▸ PROBLEM STATEMENT:
Find the string "behind" in the records. Copy each line that has it.

>>>>

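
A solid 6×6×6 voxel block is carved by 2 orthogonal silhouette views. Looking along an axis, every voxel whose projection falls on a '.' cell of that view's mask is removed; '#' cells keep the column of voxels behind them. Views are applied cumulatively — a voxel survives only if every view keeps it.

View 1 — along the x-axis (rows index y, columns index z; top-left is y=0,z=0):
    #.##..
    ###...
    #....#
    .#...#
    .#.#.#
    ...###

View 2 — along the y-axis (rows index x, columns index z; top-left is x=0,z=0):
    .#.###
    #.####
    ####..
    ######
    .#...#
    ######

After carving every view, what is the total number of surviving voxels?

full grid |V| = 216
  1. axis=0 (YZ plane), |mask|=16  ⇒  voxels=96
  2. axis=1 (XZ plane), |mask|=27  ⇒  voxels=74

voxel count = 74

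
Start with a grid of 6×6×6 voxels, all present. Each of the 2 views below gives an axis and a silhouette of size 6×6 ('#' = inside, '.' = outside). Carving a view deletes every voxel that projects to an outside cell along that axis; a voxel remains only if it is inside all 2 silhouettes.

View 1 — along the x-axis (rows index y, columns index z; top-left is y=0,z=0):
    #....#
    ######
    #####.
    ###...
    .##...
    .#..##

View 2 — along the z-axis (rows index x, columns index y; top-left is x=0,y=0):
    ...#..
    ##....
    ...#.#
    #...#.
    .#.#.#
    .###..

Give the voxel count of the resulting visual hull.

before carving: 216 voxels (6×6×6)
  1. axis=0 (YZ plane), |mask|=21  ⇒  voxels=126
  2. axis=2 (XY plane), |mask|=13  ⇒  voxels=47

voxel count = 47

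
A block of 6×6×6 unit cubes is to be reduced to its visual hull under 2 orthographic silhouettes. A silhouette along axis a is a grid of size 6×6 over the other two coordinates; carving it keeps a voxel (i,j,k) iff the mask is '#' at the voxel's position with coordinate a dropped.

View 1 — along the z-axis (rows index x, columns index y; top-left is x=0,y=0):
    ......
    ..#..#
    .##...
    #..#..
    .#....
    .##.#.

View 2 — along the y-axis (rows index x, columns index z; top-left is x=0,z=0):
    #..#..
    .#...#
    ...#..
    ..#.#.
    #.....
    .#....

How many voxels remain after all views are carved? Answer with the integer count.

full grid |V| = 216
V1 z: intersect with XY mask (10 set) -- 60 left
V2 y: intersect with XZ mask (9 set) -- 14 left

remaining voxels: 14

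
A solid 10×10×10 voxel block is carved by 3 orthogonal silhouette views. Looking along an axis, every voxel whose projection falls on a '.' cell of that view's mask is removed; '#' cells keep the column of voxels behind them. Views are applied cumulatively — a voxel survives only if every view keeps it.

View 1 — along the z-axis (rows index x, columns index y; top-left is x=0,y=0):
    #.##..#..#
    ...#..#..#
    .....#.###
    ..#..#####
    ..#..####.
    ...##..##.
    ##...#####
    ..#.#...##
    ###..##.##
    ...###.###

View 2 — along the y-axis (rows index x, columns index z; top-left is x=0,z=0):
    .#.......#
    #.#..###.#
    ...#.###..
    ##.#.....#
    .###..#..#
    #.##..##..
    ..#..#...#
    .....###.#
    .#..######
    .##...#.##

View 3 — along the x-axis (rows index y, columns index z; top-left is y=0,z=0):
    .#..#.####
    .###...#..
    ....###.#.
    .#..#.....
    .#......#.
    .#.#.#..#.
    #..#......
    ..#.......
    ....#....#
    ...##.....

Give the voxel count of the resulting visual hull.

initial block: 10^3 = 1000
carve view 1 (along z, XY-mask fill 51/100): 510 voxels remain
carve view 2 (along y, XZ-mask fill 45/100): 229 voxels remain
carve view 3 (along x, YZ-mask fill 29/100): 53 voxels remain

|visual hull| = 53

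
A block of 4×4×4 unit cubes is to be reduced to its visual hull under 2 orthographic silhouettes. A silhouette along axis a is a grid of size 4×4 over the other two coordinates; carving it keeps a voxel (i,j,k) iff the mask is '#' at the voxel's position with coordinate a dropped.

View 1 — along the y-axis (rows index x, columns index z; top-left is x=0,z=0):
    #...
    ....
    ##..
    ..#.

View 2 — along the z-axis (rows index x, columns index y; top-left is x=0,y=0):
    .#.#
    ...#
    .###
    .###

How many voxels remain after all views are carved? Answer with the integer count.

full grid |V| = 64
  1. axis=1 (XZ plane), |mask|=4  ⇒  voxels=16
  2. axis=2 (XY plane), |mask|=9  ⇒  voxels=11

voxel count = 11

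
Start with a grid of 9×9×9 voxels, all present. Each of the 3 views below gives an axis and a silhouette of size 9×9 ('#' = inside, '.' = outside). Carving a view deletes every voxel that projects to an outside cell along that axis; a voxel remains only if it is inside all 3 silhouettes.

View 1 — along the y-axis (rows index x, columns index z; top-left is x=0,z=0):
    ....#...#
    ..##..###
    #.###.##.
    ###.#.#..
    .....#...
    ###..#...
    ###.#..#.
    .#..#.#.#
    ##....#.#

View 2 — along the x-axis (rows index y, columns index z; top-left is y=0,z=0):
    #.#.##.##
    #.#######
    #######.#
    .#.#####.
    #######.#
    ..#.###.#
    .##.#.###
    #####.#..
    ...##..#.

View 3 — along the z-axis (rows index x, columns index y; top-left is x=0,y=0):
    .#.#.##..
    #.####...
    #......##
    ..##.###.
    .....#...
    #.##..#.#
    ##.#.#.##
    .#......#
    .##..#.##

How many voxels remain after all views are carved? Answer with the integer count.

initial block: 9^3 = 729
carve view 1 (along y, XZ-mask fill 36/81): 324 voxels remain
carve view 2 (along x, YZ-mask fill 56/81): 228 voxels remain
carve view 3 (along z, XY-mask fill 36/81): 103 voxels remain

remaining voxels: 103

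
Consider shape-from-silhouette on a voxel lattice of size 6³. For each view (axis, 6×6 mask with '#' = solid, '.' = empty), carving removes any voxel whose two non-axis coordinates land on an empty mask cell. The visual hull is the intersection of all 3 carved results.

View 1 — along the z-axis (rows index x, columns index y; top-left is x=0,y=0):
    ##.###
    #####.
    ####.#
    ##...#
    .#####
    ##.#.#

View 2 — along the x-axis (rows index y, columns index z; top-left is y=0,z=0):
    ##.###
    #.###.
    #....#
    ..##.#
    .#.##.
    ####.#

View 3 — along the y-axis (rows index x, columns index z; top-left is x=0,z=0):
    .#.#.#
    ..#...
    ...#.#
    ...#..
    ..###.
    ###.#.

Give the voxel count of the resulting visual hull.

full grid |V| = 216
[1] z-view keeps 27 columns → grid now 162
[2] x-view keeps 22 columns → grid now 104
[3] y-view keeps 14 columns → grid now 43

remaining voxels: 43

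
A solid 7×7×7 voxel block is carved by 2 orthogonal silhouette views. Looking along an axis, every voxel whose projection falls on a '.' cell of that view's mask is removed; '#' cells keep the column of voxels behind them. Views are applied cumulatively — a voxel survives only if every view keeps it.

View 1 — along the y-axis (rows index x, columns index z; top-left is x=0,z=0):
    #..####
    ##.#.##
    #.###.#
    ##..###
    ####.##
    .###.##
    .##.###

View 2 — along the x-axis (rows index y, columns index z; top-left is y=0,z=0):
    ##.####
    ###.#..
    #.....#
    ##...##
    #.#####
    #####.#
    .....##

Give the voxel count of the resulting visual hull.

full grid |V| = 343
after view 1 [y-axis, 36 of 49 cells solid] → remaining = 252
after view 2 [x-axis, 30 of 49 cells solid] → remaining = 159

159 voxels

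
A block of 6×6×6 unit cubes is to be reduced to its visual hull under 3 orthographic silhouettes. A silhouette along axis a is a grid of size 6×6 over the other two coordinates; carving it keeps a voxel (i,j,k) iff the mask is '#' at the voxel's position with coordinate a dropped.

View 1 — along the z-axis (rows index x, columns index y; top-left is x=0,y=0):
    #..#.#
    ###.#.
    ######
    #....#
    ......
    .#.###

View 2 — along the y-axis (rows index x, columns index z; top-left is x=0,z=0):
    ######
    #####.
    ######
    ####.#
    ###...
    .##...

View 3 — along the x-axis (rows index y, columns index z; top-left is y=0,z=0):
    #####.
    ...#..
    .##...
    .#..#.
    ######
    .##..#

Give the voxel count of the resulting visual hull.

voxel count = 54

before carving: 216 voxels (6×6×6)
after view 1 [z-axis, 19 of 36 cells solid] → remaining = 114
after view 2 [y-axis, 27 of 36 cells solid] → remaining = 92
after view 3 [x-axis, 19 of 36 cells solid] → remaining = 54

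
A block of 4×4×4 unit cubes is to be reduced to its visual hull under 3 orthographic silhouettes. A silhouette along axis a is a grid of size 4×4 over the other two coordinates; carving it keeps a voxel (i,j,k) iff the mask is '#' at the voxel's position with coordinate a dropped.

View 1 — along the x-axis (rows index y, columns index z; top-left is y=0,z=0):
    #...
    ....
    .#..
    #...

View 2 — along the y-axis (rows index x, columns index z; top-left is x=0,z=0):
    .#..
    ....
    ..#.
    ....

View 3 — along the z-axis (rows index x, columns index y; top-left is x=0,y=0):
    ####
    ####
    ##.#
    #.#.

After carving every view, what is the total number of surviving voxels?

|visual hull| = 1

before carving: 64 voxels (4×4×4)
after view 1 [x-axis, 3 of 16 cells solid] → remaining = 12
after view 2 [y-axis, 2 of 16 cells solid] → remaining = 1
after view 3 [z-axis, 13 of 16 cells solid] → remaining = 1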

<<<<

▸ TASK ANSWER:
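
A solid 6×6×6 voxel block is carved by 2 orthogonal silhouette views. Looking along an axis, every voxel whose projection falls on a '.' cell of that view's mask is removed; '#' cells keep the column of voxels behind them. Views are applied cumulatively — a voxel survives only if every view keeps it.
A solid 10×10×10 voxel block is carved by 3 orthogonal silhouette views. Looking along an axis, every voxel whose projection falls on a '.' cell of that view's mask is removed; '#' cells keep the column of voxels behind them. Views are applied cumulatively — a voxel survives only if every view keeps it.
A solid 7×7×7 voxel block is carved by 2 orthogonal silhouette views. Looking along an axis, every voxel whose projection falls on a '.' cell of that view's mask is removed; '#' cells keep the column of voxels behind them. Views are applied cumulatively — a voxel survives only if every view keeps it.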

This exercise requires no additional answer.